:: SUPPLIED MATERIAL ::
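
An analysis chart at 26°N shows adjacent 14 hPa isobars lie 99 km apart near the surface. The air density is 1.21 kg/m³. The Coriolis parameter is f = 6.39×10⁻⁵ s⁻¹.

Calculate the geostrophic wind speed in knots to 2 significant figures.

Pressure gradient: |∂P/∂n| = 1400 Pa / 99000 m = 1.41×10⁻² Pa/m
Geostrophic balance (pressure-gradient force = Coriolis force):
V_g = (1/(fρ)) |∂P/∂n| = 1.41×10⁻² / (6.39×10⁻⁵ × 1.21) = 183 m/s
Converting: 183 m/s × 1.944 = 360 knots

360 knots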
:::
WORK INSTRUCTIONS.
All of the records above are to be returned exactly as they stand.

OUTPUT FOR THIS TASK.
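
An analysis chart at 26°N shows adjacent 14 hPa isobars lie 99 km apart near the surface. The air density is 1.21 kg/m³. The Coriolis parameter is f = 6.39×10⁻⁵ s⁻¹.

Calculate the geostrophic wind speed in knots to 2 significant figures.

Pressure gradient: |∂P/∂n| = 1400 Pa / 99000 m = 1.41×10⁻² Pa/m
Geostrophic balance (pressure-gradient force = Coriolis force):
V_g = (1/(fρ)) |∂P/∂n| = 1.41×10⁻² / (6.39×10⁻⁵ × 1.21) = 183 m/s
Converting: 183 m/s × 1.944 = 360 knots

360 knots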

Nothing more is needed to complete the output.